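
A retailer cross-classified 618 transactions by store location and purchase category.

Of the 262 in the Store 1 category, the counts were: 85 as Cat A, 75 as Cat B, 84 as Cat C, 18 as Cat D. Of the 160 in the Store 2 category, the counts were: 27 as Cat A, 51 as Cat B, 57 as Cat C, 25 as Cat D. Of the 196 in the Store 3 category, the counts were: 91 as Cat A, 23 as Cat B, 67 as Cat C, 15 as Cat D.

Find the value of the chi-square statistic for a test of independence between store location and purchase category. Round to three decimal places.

Row totals: 262, 160, 196. Column totals: 203, 149, 208, 58. Grand total N = 618.
Expected counts (row total × column total / N):
  Store 1, Cat A: 262×203/618 = 86.0615
  Store 1, Cat B: 262×149/618 = 63.1683
  Store 1, Cat C: 262×208/618 = 88.1812
  Store 1, Cat D: 262×58/618 = 24.5890
  Store 2, Cat A: 160×203/618 = 52.5566
  Store 2, Cat B: 160×149/618 = 38.5761
  Store 2, Cat C: 160×208/618 = 53.8511
  Store 2, Cat D: 160×58/618 = 15.0162
  Store 3, Cat A: 196×203/618 = 64.3819
  Store 3, Cat B: 196×149/618 = 47.2557
  Store 3, Cat C: 196×208/618 = 65.9676
  Store 3, Cat D: 196×58/618 = 18.3948
Contributions (O − E)²/E:
  (85 − 86.0615)²/86.0615 = 0.0131
  (75 − 63.1683)²/63.1683 = 2.2161
  (84 − 88.1812)²/88.1812 = 0.1983
  (18 − 24.5890)²/24.5890 = 1.7656
  (27 − 52.5566)²/52.5566 = 12.4274
  (51 − 38.5761)²/38.5761 = 4.0013
  (57 − 53.8511)²/53.8511 = 0.1841
  (25 − 15.0162)²/15.0162 = 6.6379
  (91 − 64.3819)²/64.3819 = 11.0050
  (23 − 47.2557)²/47.2557 = 12.4501
  (67 − 65.9676)²/65.9676 = 0.0162
  (15 − 18.3948)²/18.3948 = 0.6265
χ² = 0.0131 + 2.2161 + 0.1983 + 1.7656 + 12.4274 + 4.0013 + 0.1841 + 6.6379 + 11.0050 + 12.4501 + 0.0162 + 0.6265 = 51.542

51.542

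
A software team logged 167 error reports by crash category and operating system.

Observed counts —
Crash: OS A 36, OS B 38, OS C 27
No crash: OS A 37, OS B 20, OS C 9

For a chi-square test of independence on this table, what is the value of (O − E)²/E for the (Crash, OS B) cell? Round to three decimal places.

Row total (Crash) = 101; column total (OS B) = 58; N = 167.
Expected count E = 101 × 58 / 167 = 35.0778.
Contribution = (O − E)²/E = (38 − 35.0778)² / 35.0778 = 0.243.

0.243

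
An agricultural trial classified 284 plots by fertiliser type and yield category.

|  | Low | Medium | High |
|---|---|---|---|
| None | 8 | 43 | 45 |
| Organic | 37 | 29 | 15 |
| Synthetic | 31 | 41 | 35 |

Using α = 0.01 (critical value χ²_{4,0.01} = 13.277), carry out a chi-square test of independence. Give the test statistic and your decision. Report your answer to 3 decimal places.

34.784; reject H₀

Row totals: 96, 81, 107. Column totals: 76, 113, 95. Grand total N = 284.
Expected counts (row total × column total / N):
  None, Low: 96×76/284 = 25.6901
  None, Medium: 96×113/284 = 38.1972
  None, High: 96×95/284 = 32.1127
  Organic, Low: 81×76/284 = 21.6761
  Organic, Medium: 81×113/284 = 32.2289
  Organic, High: 81×95/284 = 27.0951
  Synthetic, Low: 107×76/284 = 28.6338
  Synthetic, Medium: 107×113/284 = 42.5739
  Synthetic, High: 107×95/284 = 35.7923
Contributions (O − E)²/E:
  (8 − 25.6901)²/25.6901 = 12.1813
  (43 − 38.1972)²/38.1972 = 0.6039
  (45 − 32.1127)²/32.1127 = 5.1719
  (37 − 21.6761)²/21.6761 = 10.8332
  (29 − 32.2289)²/32.2289 = 0.3235
  (15 − 27.0951)²/27.0951 = 5.3992
  (31 − 28.6338)²/28.6338 = 0.1955
  (41 − 42.5739)²/42.5739 = 0.0582
  (35 − 35.7923)²/35.7923 = 0.0175
χ² = 12.1813 + 0.6039 + 5.1719 + 10.8332 + 0.3235 + 5.3992 + 0.1955 + 0.0582 + 0.0175 = 34.784
df = (3−1)(3−1) = 4. Since 34.784 > 13.277, reject the null hypothesis of independence at α = 0.01.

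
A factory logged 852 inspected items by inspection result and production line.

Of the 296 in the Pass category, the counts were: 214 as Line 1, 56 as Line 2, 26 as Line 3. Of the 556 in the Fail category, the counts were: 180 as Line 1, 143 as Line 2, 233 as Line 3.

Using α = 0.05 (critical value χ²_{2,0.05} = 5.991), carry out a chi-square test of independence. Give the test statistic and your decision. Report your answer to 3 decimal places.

Row totals: 296, 556. Column totals: 394, 199, 259. Grand total N = 852.
Expected counts (row total × column total / N):
  Pass, Line 1: 296×394/852 = 136.8826
  Pass, Line 2: 296×199/852 = 69.1362
  Pass, Line 3: 296×259/852 = 89.9812
  Fail, Line 1: 556×394/852 = 257.1174
  Fail, Line 2: 556×199/852 = 129.8638
  Fail, Line 3: 556×259/852 = 169.0188
Contributions (O − E)²/E:
  (214 − 136.8826)²/136.8826 = 43.4467
  (56 − 69.1362)²/69.1362 = 2.4959
  (26 − 89.9812)²/89.9812 = 45.4939
  (180 − 257.1174)²/257.1174 = 23.1299
  (143 − 129.8638)²/129.8638 = 1.3288
  (233 − 169.0188)²/169.0188 = 24.2198
χ² = 43.4467 + 2.4959 + 45.4939 + 23.1299 + 1.3288 + 24.2198 = 140.115
df = (2−1)(3−1) = 2. Since 140.115 > 5.991, reject the null hypothesis of independence at α = 0.05.

140.115; reject H₀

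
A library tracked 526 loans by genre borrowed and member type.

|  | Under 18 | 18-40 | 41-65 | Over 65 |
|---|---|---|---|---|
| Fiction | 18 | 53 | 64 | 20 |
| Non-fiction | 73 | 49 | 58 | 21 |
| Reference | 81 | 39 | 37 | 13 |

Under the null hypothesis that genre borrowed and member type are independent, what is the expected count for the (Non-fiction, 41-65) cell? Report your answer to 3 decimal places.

60.759

Row total (Non-fiction) = 201; column total (41-65) = 159; grand total N = 526.
Expected count = (row total × column total) / N = 201 × 159 / 526 = 60.759.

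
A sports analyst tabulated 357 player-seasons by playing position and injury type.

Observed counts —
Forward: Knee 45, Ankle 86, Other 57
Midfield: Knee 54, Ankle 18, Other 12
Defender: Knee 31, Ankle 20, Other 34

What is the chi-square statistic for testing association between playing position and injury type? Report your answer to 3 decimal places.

49.853

Row totals: 188, 84, 85. Column totals: 130, 124, 103. Grand total N = 357.
Expected counts (row total × column total / N):
  Forward, Knee: 188×130/357 = 68.4594
  Forward, Ankle: 188×124/357 = 65.2997
  Forward, Other: 188×103/357 = 54.2409
  Midfield, Knee: 84×130/357 = 30.5882
  Midfield, Ankle: 84×124/357 = 29.1765
  Midfield, Other: 84×103/357 = 24.2353
  Defender, Knee: 85×130/357 = 30.9524
  Defender, Ankle: 85×124/357 = 29.5238
  Defender, Other: 85×103/357 = 24.5238
Contributions (O − E)²/E:
  (45 − 68.4594)²/68.4594 = 8.0390
  (86 − 65.2997)²/65.2997 = 6.5621
  (57 − 54.2409)²/54.2409 = 0.1403
  (54 − 30.5882)²/30.5882 = 17.9191
  (18 − 29.1765)²/29.1765 = 4.2813
  (12 − 24.2353)²/24.2353 = 6.1770
  (31 − 30.9524)²/30.9524 = 0.0001
  (20 − 29.5238)²/29.5238 = 3.0722
  (34 − 24.5238)²/24.5238 = 3.6617
χ² = 8.0390 + 6.5621 + 0.1403 + 17.9191 + 4.2813 + 6.1770 + 0.0001 + 3.0722 + 3.6617 = 49.853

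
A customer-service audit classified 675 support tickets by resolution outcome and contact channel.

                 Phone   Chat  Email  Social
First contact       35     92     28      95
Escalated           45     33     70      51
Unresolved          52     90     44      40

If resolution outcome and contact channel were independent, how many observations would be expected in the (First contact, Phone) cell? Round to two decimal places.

48.89

Row total (First contact) = 250; column total (Phone) = 132; grand total N = 675.
Expected count = (row total × column total) / N = 250 × 132 / 675 = 48.89.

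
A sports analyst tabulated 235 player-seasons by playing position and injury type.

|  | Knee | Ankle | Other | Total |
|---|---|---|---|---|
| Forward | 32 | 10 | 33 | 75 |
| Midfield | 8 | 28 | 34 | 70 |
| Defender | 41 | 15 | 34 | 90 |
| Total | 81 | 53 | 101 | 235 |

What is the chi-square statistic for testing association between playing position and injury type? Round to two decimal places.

Grand total N = 235.
Expected counts (row total × column total / N):
  Forward, Knee: 75×81/235 = 25.8511
  Forward, Ankle: 75×53/235 = 16.9149
  Forward, Other: 75×101/235 = 32.2340
  Midfield, Knee: 70×81/235 = 24.1277
  Midfield, Ankle: 70×53/235 = 15.7872
  Midfield, Other: 70×101/235 = 30.0851
  Defender, Knee: 90×81/235 = 31.0213
  Defender, Ankle: 90×53/235 = 20.2979
  Defender, Other: 90×101/235 = 38.6809
Contributions (O − E)²/E:
  (32 − 25.8511)²/25.8511 = 1.4626
  (10 − 16.9149)²/16.9149 = 2.8268
  (33 − 32.2340)²/32.2340 = 0.0182
  (8 − 24.1277)²/24.1277 = 10.7803
  (28 − 15.7872)²/15.7872 = 9.4477
  (34 − 30.0851)²/30.0851 = 0.5094
  (41 − 31.0213)²/31.0213 = 3.2099
  (15 − 20.2979)²/20.2979 = 1.3828
  (34 − 38.6809)²/38.6809 = 0.5665
χ² = 1.4626 + 2.8268 + 0.0182 + 10.7803 + 9.4477 + 0.5094 + 3.2099 + 1.3828 + 0.5665 = 30.20

30.20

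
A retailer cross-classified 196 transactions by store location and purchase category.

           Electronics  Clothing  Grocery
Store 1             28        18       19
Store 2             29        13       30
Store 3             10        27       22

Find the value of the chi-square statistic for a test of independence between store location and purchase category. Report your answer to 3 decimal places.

17.429

Row totals: 65, 72, 59. Column totals: 67, 58, 71. Grand total N = 196.
Expected counts (row total × column total / N):
  Store 1, Electronics: 65×67/196 = 22.2194
  Store 1, Clothing: 65×58/196 = 19.2347
  Store 1, Grocery: 65×71/196 = 23.5459
  Store 2, Electronics: 72×67/196 = 24.6122
  Store 2, Clothing: 72×58/196 = 21.3061
  Store 2, Grocery: 72×71/196 = 26.0816
  Store 3, Electronics: 59×67/196 = 20.1684
  Store 3, Clothing: 59×58/196 = 17.4592
  Store 3, Grocery: 59×71/196 = 21.3724
Contributions (O − E)²/E:
  (28 − 22.2194)²/22.2194 = 1.5039
  (18 − 19.2347)²/19.2347 = 0.0793
  (19 − 23.5459)²/23.5459 = 0.8777
  (29 − 24.6122)²/24.6122 = 0.7822
  (13 − 21.3061)²/21.3061 = 3.2381
  (30 − 26.0816)²/26.0816 = 0.5887
  (10 − 20.1684)²/20.1684 = 5.1267
  (27 − 17.4592)²/17.4592 = 5.2137
  (22 − 21.3724)²/21.3724 = 0.0184
χ² = 1.5039 + 0.0793 + 0.8777 + 0.7822 + 3.2381 + 0.5887 + 5.1267 + 5.2137 + 0.0184 = 17.429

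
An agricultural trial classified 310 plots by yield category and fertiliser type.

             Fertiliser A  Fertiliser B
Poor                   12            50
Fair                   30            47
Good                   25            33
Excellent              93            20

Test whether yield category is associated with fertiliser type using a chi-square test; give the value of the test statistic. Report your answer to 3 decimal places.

Row totals: 62, 77, 58, 113. Column totals: 160, 150. Grand total N = 310.
Expected counts (row total × column total / N):
  Poor, Fertiliser A: 62×160/310 = 32.0000
  Poor, Fertiliser B: 62×150/310 = 30.0000
  Fair, Fertiliser A: 77×160/310 = 39.7419
  Fair, Fertiliser B: 77×150/310 = 37.2581
  Good, Fertiliser A: 58×160/310 = 29.9355
  Good, Fertiliser B: 58×150/310 = 28.0645
  Excellent, Fertiliser A: 113×160/310 = 58.3226
  Excellent, Fertiliser B: 113×150/310 = 54.6774
Contributions (O − E)²/E:
  (12 − 32.0000)²/32.0000 = 12.5000
  (50 − 30.0000)²/30.0000 = 13.3333
  (30 − 39.7419)²/39.7419 = 2.3880
  (47 − 37.2581)²/37.2581 = 2.5472
  (25 − 29.9355)²/29.9355 = 0.8137
  (33 − 28.0645)²/28.0645 = 0.8680
  (93 − 58.3226)²/58.3226 = 20.6185
  (20 − 54.6774)²/54.6774 = 21.9930
χ² = 12.5000 + 13.3333 + 2.3880 + 2.5472 + 0.8137 + 0.8680 + 20.6185 + 21.9930 = 75.062

75.062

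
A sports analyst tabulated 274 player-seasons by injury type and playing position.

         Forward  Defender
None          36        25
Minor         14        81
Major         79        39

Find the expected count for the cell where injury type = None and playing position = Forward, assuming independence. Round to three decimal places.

28.719

Row total (None) = 61; column total (Forward) = 129; grand total N = 274.
Expected count = (row total × column total) / N = 61 × 129 / 274 = 28.719.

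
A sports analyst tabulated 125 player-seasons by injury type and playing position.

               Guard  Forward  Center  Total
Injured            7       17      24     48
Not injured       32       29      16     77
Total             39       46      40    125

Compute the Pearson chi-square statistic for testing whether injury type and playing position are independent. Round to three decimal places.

Grand total N = 125.
Expected counts (row total × column total / N):
  Injured, Guard: 48×39/125 = 14.9760
  Injured, Forward: 48×46/125 = 17.6640
  Injured, Center: 48×40/125 = 15.3600
  Not injured, Guard: 77×39/125 = 24.0240
  Not injured, Forward: 77×46/125 = 28.3360
  Not injured, Center: 77×40/125 = 24.6400
Contributions (O − E)²/E:
  (7 − 14.9760)²/14.9760 = 4.2479
  (17 − 17.6640)²/17.6640 = 0.0250
  (24 − 15.3600)²/15.3600 = 4.8600
  (32 − 24.0240)²/24.0240 = 2.6480
  (29 − 28.3360)²/28.3360 = 0.0156
  (16 − 24.6400)²/24.6400 = 3.0296
χ² = 4.2479 + 0.0250 + 4.8600 + 2.6480 + 0.0156 + 3.0296 = 14.826

14.826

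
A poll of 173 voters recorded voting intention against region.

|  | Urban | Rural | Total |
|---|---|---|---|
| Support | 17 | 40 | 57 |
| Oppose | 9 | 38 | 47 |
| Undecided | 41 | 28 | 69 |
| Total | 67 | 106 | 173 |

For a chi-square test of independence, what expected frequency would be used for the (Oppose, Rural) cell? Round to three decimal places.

28.798

Row total (Oppose) = 47; column total (Rural) = 106; grand total N = 173.
Expected count = (row total × column total) / N = 47 × 106 / 173 = 28.798.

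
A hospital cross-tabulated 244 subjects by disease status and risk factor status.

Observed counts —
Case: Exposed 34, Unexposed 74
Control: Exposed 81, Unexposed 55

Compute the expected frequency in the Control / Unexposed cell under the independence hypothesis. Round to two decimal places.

71.90

Row total (Control) = 136; column total (Unexposed) = 129; grand total N = 244.
Expected count = (row total × column total) / N = 136 × 129 / 244 = 71.90.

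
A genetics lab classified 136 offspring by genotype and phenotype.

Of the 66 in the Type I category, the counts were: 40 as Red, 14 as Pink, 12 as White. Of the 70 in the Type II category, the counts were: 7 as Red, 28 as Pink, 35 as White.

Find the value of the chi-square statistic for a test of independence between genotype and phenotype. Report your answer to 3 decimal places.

39.008

Row totals: 66, 70. Column totals: 47, 42, 47. Grand total N = 136.
Expected counts (row total × column total / N):
  Type I, Red: 66×47/136 = 22.8088
  Type I, Pink: 66×42/136 = 20.3824
  Type I, White: 66×47/136 = 22.8088
  Type II, Red: 70×47/136 = 24.1912
  Type II, Pink: 70×42/136 = 21.6176
  Type II, White: 70×47/136 = 24.1912
Contributions (O − E)²/E:
  (40 − 22.8088)²/22.8088 = 12.9572
  (14 − 20.3824)²/20.3824 = 1.9985
  (12 − 22.8088)²/22.8088 = 5.1222
  (7 − 24.1912)²/24.1912 = 12.2167
  (28 − 21.6176)²/21.6176 = 1.8843
  (35 − 24.1912)²/24.1912 = 4.8294
χ² = 12.9572 + 1.9985 + 5.1222 + 12.2167 + 1.8843 + 4.8294 = 39.008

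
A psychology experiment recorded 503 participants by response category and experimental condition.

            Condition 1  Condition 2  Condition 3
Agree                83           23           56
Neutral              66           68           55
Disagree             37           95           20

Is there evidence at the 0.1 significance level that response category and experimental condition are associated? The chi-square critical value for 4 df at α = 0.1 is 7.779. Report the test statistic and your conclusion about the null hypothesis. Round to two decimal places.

Row totals: 162, 189, 152. Column totals: 186, 186, 131. Grand total N = 503.
Expected counts (row total × column total / N):
  Agree, Condition 1: 162×186/503 = 59.905
  Agree, Condition 2: 162×186/503 = 59.905
  Agree, Condition 3: 162×131/503 = 42.191
  Neutral, Condition 1: 189×186/503 = 69.889
  Neutral, Condition 2: 189×186/503 = 69.889
  Neutral, Condition 3: 189×131/503 = 49.223
  Disagree, Condition 1: 152×186/503 = 56.207
  Disagree, Condition 2: 152×186/503 = 56.207
  Disagree, Condition 3: 152×131/503 = 39.586
Contributions (O − E)²/E:
  (83 − 59.905)²/59.905 = 8.9037
  (23 − 59.905)²/59.905 = 22.7356
  (56 − 42.191)²/42.191 = 4.5196
  (66 − 69.889)²/69.889 = 0.2164
  (68 − 69.889)²/69.889 = 0.0511
  (55 − 49.223)²/49.223 = 0.6780
  (37 − 56.207)²/56.207 = 6.5634
  (95 − 56.207)²/56.207 = 26.7742
  (20 − 39.586)²/39.586 = 9.6906
χ² = 8.9037 + 22.7356 + 4.5196 + 0.2164 + 0.0511 + 0.6780 + 6.5634 + 26.7742 + 9.6906 = 80.13
df = (3−1)(3−1) = 4. Since 80.13 > 7.779, reject the null hypothesis of independence at α = 0.1.

80.13; reject H₀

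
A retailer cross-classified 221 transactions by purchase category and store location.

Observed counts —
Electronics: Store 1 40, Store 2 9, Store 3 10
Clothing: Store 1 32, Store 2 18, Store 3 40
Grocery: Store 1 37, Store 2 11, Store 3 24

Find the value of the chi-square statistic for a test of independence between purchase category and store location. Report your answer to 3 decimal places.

16.345

Row totals: 59, 90, 72. Column totals: 109, 38, 74. Grand total N = 221.
Expected counts (row total × column total / N):
  Electronics, Store 1: 59×109/221 = 29.099548
  Electronics, Store 2: 59×38/221 = 10.144796
  Electronics, Store 3: 59×74/221 = 19.755656
  Clothing, Store 1: 90×109/221 = 44.389140
  Clothing, Store 2: 90×38/221 = 15.475113
  Clothing, Store 3: 90×74/221 = 30.135747
  Grocery, Store 1: 72×109/221 = 35.511312
  Grocery, Store 2: 72×38/221 = 12.380090
  Grocery, Store 3: 72×74/221 = 24.108597
Contributions (O − E)²/E:
  (40 − 29.099548)²/29.099548 = 4.0832
  (9 − 10.144796)²/10.144796 = 0.1292
  (10 − 19.755656)²/19.755656 = 4.8175
  (32 − 44.389140)²/44.389140 = 3.4578
  (18 − 15.475113)²/15.475113 = 0.4120
  (40 − 30.135747)²/30.135747 = 3.2288
  (37 − 35.511312)²/35.511312 = 0.0624
  (11 − 12.380090)²/12.380090 = 0.1538
  (24 − 24.108597)²/24.108597 = 0.0005
χ² = 4.0832 + 0.1292 + 4.8175 + 3.4578 + 0.4120 + 3.2288 + 0.0624 + 0.1538 + 0.0005 = 16.345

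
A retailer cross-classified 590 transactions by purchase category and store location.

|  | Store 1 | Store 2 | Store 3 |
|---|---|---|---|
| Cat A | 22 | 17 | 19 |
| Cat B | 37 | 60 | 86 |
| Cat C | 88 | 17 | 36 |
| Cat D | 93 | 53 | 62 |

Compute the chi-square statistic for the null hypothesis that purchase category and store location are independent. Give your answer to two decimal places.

63.51

Row totals: 58, 183, 141, 208. Column totals: 240, 147, 203. Grand total N = 590.
Expected counts (row total × column total / N):
  Cat A, Store 1: 58×240/590 = 23.593
  Cat A, Store 2: 58×147/590 = 14.451
  Cat A, Store 3: 58×203/590 = 19.956
  Cat B, Store 1: 183×240/590 = 74.441
  Cat B, Store 2: 183×147/590 = 45.595
  Cat B, Store 3: 183×203/590 = 62.964
  Cat C, Store 1: 141×240/590 = 57.356
  Cat C, Store 2: 141×147/590 = 35.131
  Cat C, Store 3: 141×203/590 = 48.514
  Cat D, Store 1: 208×240/590 = 84.610
  Cat D, Store 2: 208×147/590 = 51.824
  Cat D, Store 3: 208×203/590 = 71.566
Contributions (O − E)²/E:
  (22 − 23.593)²/23.593 = 0.1076
  (17 − 14.451)²/14.451 = 0.4496
  (19 − 19.956)²/19.956 = 0.0458
  (37 − 74.441)²/74.441 = 18.8314
  (60 − 45.595)²/45.595 = 4.5510
  (86 − 62.964)²/62.964 = 8.4279
  (88 − 57.356)²/57.356 = 16.3724
  (17 − 35.131)²/35.131 = 9.3574
  (36 − 48.514)²/48.514 = 3.2279
  (93 − 84.610)²/84.610 = 0.8320
  (53 − 51.824)²/51.824 = 0.0267
  (62 − 71.566)²/71.566 = 1.2787
χ² = 0.1076 + 0.4496 + 0.0458 + 18.8314 + 4.5510 + 8.4279 + 16.3724 + 9.3574 + 3.2279 + 0.8320 + 0.0267 + 1.2787 = 63.51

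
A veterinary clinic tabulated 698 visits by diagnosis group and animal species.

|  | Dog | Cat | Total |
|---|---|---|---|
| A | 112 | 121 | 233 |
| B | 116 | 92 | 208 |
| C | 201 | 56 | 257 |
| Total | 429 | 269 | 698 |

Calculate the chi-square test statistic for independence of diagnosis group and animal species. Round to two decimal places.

50.93

Grand total N = 698.
Expected counts (row total × column total / N):
  A, Dog: 233×429/698 = 143.205
  A, Cat: 233×269/698 = 89.795
  B, Dog: 208×429/698 = 127.840
  B, Cat: 208×269/698 = 80.160
  C, Dog: 257×429/698 = 157.956
  C, Cat: 257×269/698 = 99.044
Contributions (O − E)²/E:
  (112 − 143.205)²/143.205 = 6.7997
  (121 − 89.795)²/89.795 = 10.8442
  (116 − 127.840)²/127.840 = 1.0966
  (92 − 80.160)²/80.160 = 1.7488
  (201 − 157.956)²/157.956 = 11.7298
  (56 − 99.044)²/99.044 = 18.7067
χ² = 6.7997 + 10.8442 + 1.0966 + 1.7488 + 11.7298 + 18.7067 = 50.93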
···
[Task requirements]:
Using the records above, state how many lines contain "seasons"; a single number is the whole answer.

[Exercise output]:
4